WHAT THE TASK ASKS: Retype every entry in its entirety, without alteration.

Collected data
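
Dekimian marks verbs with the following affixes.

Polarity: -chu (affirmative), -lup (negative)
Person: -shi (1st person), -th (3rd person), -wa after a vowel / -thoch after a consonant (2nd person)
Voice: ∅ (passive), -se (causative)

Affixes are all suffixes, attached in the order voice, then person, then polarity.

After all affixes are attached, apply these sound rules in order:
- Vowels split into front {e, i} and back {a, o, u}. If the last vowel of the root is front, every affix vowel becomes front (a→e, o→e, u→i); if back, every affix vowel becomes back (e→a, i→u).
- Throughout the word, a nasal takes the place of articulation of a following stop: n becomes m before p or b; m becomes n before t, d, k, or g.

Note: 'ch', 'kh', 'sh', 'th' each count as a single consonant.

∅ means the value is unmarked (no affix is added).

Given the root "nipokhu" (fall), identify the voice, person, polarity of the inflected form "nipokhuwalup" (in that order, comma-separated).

Segment: nipokhu-wa-lup.
voice: ∅ → passive.
person: -wa/thoch → 2nd person.
polarity: -lup → negative.

passive, 2nd person, negative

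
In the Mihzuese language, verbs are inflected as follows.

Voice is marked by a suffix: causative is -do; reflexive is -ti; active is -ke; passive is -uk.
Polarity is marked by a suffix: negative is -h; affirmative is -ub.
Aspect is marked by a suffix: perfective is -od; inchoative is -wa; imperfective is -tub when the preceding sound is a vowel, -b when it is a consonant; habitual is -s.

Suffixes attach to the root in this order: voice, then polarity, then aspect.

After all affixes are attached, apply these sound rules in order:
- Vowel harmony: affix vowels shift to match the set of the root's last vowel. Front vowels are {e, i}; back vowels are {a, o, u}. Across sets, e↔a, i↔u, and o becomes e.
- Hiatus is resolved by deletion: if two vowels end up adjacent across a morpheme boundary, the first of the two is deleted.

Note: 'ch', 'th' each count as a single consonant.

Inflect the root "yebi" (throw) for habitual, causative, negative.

Attach voice causative -do → yebido.
Attach polarity negative -h → yebidoh.
Attach aspect habitual -s → yebidohs.
Apply vowel harmony: yebidohs → yebidehs.
Vowel deletion: no change.

yebidehs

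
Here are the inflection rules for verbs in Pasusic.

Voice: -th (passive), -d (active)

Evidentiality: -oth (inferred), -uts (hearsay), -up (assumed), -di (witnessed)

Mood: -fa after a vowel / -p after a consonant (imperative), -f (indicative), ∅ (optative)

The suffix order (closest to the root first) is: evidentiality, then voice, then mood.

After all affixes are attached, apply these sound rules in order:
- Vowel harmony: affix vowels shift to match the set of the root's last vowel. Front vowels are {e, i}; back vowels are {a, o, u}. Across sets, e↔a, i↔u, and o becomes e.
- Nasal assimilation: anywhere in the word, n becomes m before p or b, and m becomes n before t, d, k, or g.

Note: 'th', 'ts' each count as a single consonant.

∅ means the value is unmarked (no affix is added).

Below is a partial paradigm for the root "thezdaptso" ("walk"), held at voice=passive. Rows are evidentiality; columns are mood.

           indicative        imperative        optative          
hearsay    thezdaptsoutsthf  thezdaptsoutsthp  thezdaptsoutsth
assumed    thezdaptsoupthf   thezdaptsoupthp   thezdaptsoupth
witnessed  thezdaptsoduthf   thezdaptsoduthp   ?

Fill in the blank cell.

Attach evidentiality witnessed -di → thezdaptsodi.
Attach voice passive -th → thezdaptsodith.
mood = optative: zero marking, form stays thezdaptsodith.
Apply vowel harmony: thezdaptsodith → thezdaptsoduth.
Nasal assimilation: no change.

thezdaptsoduth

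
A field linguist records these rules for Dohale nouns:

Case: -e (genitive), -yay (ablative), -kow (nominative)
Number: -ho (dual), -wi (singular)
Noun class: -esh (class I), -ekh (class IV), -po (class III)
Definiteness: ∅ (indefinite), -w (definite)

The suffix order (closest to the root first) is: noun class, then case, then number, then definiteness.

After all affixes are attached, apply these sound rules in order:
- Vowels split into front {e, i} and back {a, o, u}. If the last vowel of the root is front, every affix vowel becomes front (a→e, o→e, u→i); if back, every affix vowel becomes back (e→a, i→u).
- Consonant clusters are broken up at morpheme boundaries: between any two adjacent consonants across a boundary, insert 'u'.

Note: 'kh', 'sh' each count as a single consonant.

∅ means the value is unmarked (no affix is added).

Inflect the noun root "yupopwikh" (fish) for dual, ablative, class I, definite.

Attach noun class class I -esh → yupopwikhesh.
Attach case ablative -yay → yupopwikheshyay.
Attach number dual -ho → yupopwikheshyayho.
Attach definiteness definite -w → yupopwikheshyayhow.
Apply vowel harmony: yupopwikheshyayhow → yupopwikheshyeyhew.
Apply epenthesis: yupopwikheshyeyhew → yupopwikheshuyeyuhew.

yupopwikheshuyeyuhew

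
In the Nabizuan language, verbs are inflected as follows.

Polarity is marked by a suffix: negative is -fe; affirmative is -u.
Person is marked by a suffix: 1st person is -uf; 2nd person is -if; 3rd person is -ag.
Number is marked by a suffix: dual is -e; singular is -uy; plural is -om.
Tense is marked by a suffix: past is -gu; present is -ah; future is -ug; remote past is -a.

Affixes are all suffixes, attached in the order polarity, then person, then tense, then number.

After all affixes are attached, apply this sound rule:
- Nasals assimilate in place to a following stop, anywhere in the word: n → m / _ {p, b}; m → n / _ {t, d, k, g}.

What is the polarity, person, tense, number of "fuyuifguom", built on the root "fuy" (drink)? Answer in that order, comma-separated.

Segment: fuy-u-if-gu-om.
polarity: -u → affirmative.
person: -if → 2nd person.
tense: -gu → past.
number: -om → plural.

affirmative, 2nd person, past, plural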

TASK SOLUTION:
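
Dekimian marks verbs with the following affixes.

Polarity: -chu (affirmative), -lup (negative)
Person: -shi (1st person), -th (3rd person), -wa after a vowel / -thoch after a consonant (2nd person)
Voice: ∅ (passive), -se (causative)

Affixes are all suffixes, attached in the order voice, then person, then polarity.

After all affixes are attached, apply these sound rules in order:
- Vowels split into front {e, i} and back {a, o, u}. If the last vowel of the root is front, every affix vowel becomes front (a→e, o→e, u→i); if back, every affix vowel becomes back (e→a, i→u).
- Throughout the word, a nasal takes the place of articulation of a following stop: n becomes m before p or b; m becomes n before t, d, k, or g.

Note: 'ch', 'kh', 'sh', 'th' each count as a single consonant.

∅ means the value is unmarked (no affix is added).

Given the root "nipokhu" (fall), identify the voice, person, polarity of the inflected form "nipokhuwalup" (in that order, comma-separated).

Segment: nipokhu-wa-lup.
voice: ∅ → passive.
person: -wa/thoch → 2nd person.
polarity: -lup → negative.

passive, 2nd person, negative

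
In the Mihzuese language, verbs are inflected as follows.

Voice is marked by a suffix: causative is -do; reflexive is -ti; active is -ke; passive is -uk.
Polarity is marked by a suffix: negative is -h; affirmative is -ub.
Aspect is marked by a suffix: perfective is -od; inchoative is -wa; imperfective is -tub when the preceding sound is a vowel, -b when it is a consonant; habitual is -s.

Suffixes attach to the root in this order: voice, then polarity, then aspect.

After all affixes are attached, apply these sound rules in order:
- Vowel harmony: affix vowels shift to match the set of the root's last vowel. Front vowels are {e, i}; back vowels are {a, o, u}. Across sets, e↔a, i↔u, and o becomes e.
- Hiatus is resolved by deletion: if two vowels end up adjacent across a morpheme boundary, the first of the two is deleted.

Note: 'ch', 'th' each count as a single consonant.

Inflect the root "yebi" (throw) for habitual, causative, negative.

Attach voice causative -do → yebido.
Attach polarity negative -h → yebidoh.
Attach aspect habitual -s → yebidohs.
Apply vowel harmony: yebidohs → yebidehs.
Vowel deletion: no change.

yebidehs

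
Here are the inflection rules for verbs in Pasusic.

Voice: -th (passive), -d (active)

Evidentiality: -oth (inferred), -uts (hearsay), -up (assumed), -di (witnessed)

Mood: -fa after a vowel / -p after a consonant (imperative), -f (indicative), ∅ (optative)

The suffix order (closest to the root first) is: evidentiality, then voice, then mood.

After all affixes are attached, apply these sound rules in order:
- Vowel harmony: affix vowels shift to match the set of the root's last vowel. Front vowels are {e, i}; back vowels are {a, o, u}. Across sets, e↔a, i↔u, and o becomes e.
- Nasal assimilation: anywhere in the word, n becomes m before p or b, and m becomes n before t, d, k, or g.

Note: 'th', 'ts' each count as a single consonant.

∅ means the value is unmarked (no affix is added).

Below is a partial paradigm for the root "thezdaptso" ("walk"), held at voice=passive. Rows are evidentiality; columns are mood.

           indicative        imperative        optative          
hearsay    thezdaptsoutsthf  thezdaptsoutsthp  thezdaptsoutsth
assumed    thezdaptsoupthf   thezdaptsoupthp   thezdaptsoupth
witnessed  thezdaptsoduthf   thezdaptsoduthp   ?

Fill in the blank cell.

Attach evidentiality witnessed -di → thezdaptsodi.
Attach voice passive -th → thezdaptsodith.
mood = optative: zero marking, form stays thezdaptsodith.
Apply vowel harmony: thezdaptsodith → thezdaptsoduth.
Nasal assimilation: no change.

thezdaptsoduth

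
A field linguist records these rules for Dohale nouns:

Case: -e (genitive), -yay (ablative), -kow (nominative)
Number: -ho (dual), -wi (singular)
Noun class: -esh (class I), -ekh (class IV), -po (class III)
Definiteness: ∅ (indefinite), -w (definite)

The suffix order (closest to the root first) is: noun class, then case, then number, then definiteness.

After all affixes are attached, apply these sound rules in order:
- Vowels split into front {e, i} and back {a, o, u}. If the last vowel of the root is front, every affix vowel becomes front (a→e, o→e, u→i); if back, every affix vowel becomes back (e→a, i→u).
- Consonant clusters are broken up at morpheme boundaries: between any two adjacent consonants across a boundary, insert 'u'.

Note: 'kh', 'sh' each count as a single consonant.

∅ means the value is unmarked (no affix is added).

Inflect the noun root "yupopwikh" (fish) for dual, ablative, class I, definite.

Attach noun class class I -esh → yupopwikhesh.
Attach case ablative -yay → yupopwikheshyay.
Attach number dual -ho → yupopwikheshyayho.
Attach definiteness definite -w → yupopwikheshyayhow.
Apply vowel harmony: yupopwikheshyayhow → yupopwikheshyeyhew.
Apply epenthesis: yupopwikheshyeyhew → yupopwikheshuyeyuhew.

yupopwikheshuyeyuhew

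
In the Nabizuan language, verbs are inflected as follows.

Polarity is marked by a suffix: negative is -fe; affirmative is -u.
Person is marked by a suffix: 1st person is -uf; 2nd person is -if; 3rd person is -ag.
Number is marked by a suffix: dual is -e; singular is -uy; plural is -om.
Tense is marked by a suffix: past is -gu; present is -ah; future is -ug; remote past is -a.

Affixes are all suffixes, attached in the order polarity, then person, then tense, then number.

After all affixes are attached, apply this sound rule:
- Nasals assimilate in place to a following stop, anywhere in the word: n → m / _ {p, b}; m → n / _ {t, d, k, g}.

What is the polarity, person, tense, number of "fuyuifguom", built on the root "fuy" (drink)? Answer in that order, comma-separated.

Segment: fuy-u-if-gu-om.
polarity: -u → affirmative.
person: -if → 2nd person.
tense: -gu → past.
number: -om → plural.

affirmative, 2nd person, past, plural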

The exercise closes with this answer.